▶ Your task
Using the string "INITIAL" as the key, pull each matching line out of the records below.

BEGIN Supplied records

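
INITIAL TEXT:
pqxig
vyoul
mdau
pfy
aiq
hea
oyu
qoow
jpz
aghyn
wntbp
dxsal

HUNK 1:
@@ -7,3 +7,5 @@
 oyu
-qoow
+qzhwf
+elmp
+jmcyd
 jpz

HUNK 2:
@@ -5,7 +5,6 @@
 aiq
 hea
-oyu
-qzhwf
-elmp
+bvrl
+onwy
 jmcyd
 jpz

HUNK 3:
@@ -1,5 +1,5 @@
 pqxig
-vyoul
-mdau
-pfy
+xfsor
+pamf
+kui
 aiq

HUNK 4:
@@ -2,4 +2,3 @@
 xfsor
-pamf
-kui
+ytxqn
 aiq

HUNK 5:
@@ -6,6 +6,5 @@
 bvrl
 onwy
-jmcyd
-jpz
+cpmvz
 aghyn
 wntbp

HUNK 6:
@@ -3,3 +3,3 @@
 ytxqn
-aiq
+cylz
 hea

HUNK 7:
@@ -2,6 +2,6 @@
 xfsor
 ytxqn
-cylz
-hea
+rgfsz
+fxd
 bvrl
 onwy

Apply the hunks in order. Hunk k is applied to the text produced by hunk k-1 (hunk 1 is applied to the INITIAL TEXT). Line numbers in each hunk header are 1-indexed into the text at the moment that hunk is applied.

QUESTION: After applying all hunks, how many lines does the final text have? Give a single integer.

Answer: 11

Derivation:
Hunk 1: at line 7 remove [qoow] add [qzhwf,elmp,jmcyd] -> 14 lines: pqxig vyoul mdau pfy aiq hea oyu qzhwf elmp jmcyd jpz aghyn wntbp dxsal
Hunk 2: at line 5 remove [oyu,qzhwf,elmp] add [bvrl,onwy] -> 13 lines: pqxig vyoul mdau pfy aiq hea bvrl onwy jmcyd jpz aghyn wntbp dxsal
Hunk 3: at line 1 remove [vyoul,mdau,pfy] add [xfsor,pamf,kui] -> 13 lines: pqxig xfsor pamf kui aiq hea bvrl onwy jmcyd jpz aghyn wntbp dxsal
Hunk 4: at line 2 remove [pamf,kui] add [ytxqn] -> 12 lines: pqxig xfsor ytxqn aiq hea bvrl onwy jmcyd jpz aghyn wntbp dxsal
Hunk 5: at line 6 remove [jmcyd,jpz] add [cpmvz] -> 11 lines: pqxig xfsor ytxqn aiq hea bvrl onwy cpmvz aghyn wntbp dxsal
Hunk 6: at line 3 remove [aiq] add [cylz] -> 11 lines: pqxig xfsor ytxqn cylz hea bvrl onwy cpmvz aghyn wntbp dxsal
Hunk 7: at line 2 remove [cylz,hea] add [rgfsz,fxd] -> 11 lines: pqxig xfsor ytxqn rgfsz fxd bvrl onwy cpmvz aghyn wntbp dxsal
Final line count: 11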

END Supplied records

▶ Worked solution
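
INITIAL TEXT:
Apply the hunks in order. Hunk k is applied to the text produced by hunk k-1 (hunk 1 is applied to the INITIAL TEXT). Line numbers in each hunk header are 1-indexed into the text at the moment that hunk is applied.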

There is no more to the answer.